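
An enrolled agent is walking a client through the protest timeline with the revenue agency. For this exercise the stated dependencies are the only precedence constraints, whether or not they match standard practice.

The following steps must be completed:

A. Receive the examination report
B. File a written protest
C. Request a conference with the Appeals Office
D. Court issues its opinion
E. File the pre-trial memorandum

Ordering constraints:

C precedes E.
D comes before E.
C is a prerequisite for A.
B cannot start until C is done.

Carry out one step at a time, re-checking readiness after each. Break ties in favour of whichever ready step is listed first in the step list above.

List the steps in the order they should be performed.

C and D have no prerequisites; C is listed earlier, so C is first.
A and B now also ready, so the ready set is {A, B, D}; A is listed earlier → A.
Ready: B and D. B is listed earlier → B.
D is the only step now ready → D.
Next only E has its prerequisites met → E.

C, A, B, D, E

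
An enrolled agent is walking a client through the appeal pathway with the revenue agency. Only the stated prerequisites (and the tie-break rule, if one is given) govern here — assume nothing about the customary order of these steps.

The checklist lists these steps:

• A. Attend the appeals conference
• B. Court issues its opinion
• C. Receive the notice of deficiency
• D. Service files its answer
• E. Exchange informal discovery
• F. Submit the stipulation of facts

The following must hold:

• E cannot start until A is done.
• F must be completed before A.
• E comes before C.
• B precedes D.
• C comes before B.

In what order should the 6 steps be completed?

F, A, E, C, B, D

F is the only step with nothing outstanding, so it goes first.
A needed F, now all done → A.
E needed A, now all done → E.
C needed E, now all done → C.
That leaves B as the only ready step → B.
That leaves D as the only ready step → D.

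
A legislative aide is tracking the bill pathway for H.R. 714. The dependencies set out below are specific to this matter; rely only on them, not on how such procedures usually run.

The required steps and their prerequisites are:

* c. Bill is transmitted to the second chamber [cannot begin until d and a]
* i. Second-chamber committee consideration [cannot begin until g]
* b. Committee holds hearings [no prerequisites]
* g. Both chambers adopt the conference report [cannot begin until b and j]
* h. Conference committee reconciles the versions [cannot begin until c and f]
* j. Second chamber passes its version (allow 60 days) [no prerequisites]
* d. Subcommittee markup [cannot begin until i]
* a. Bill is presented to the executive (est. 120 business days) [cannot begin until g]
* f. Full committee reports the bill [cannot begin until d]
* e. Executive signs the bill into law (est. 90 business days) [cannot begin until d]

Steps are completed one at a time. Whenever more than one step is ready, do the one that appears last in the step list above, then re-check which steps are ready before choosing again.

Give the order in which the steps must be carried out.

j b g a i d e f c h

Nothing is required for j and b. j is listed later → j first.
b is the only step now ready → b.
Next only g has its prerequisites met → g.
Ready: a and i. a is listed later → a.
i needed g, now all done → i.
d is the only step now ready → d.
e, f and c are all available; e is listed later → e.
Ready: f and c. f is listed later → f.
That leaves c as the only ready step → c.
h needed f and c, now all done → h.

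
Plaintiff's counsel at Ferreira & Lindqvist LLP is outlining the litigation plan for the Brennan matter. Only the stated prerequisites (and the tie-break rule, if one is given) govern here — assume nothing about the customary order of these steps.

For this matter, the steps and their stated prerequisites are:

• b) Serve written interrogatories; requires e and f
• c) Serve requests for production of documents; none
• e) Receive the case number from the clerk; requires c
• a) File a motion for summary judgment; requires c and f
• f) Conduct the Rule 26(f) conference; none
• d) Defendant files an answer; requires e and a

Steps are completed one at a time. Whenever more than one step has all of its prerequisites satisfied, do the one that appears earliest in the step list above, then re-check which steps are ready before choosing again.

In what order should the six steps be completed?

Nothing is required for c and f. c is listed earlier → c first.
e now also ready, so the ready set is {e, f}; e is listed earlier → e.
f is the only step now ready → f.
b and a are both available; b is listed earlier → b.
a needed c and f, now all done → a.
d needed e and a, now all done → d.

c, e, f, b, a, d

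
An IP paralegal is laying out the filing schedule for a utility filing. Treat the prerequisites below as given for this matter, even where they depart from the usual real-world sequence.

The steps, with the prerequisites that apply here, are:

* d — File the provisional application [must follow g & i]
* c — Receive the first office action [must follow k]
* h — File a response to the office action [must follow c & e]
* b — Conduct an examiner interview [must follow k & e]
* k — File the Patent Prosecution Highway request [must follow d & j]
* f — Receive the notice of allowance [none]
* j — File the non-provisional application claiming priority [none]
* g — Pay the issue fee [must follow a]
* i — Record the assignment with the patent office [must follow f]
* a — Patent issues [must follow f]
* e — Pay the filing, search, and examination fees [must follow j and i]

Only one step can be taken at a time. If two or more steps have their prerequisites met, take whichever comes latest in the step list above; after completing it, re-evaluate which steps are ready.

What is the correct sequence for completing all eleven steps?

j, f, a, i, e, g, d, k, b, c, h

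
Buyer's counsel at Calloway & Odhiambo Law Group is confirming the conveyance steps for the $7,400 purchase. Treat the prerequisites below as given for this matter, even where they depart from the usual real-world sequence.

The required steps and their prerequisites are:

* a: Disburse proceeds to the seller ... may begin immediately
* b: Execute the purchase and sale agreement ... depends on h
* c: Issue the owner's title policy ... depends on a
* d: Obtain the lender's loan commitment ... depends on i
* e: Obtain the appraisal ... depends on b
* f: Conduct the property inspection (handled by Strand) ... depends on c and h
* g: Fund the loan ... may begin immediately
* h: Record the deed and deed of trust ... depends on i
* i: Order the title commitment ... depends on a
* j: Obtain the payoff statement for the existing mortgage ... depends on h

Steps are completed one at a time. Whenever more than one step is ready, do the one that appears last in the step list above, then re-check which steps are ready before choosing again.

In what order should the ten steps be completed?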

○ ○ ○ ○

▶ WHAT TO WORK ON
Please copy every line from the entries that includes the word "this".

▶ TASK RESULT
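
An enrolled agent is walking a client through the protest timeline with the revenue agency. For this exercise the stated dependencies are the only precedence constraints, whether or not they match standard practice.
A legislative aide is tracking the bill pathway for H.R. 714. The dependencies set out below are specific to this matter; rely only on them, not on how such procedures usually run.
For this matter, the steps and their stated prerequisites are:
An IP paralegal is laying out the filing schedule for a utility filing. Treat the prerequisites below as given for this matter, even where they depart from the usual real-world sequence.
Buyer's counsel at Calloway & Odhiambo Law Group is confirming the conveyance steps for the $7,400 purchase. Treat the prerequisites below as given for this matter, even where they depart from the usual real-world sequence.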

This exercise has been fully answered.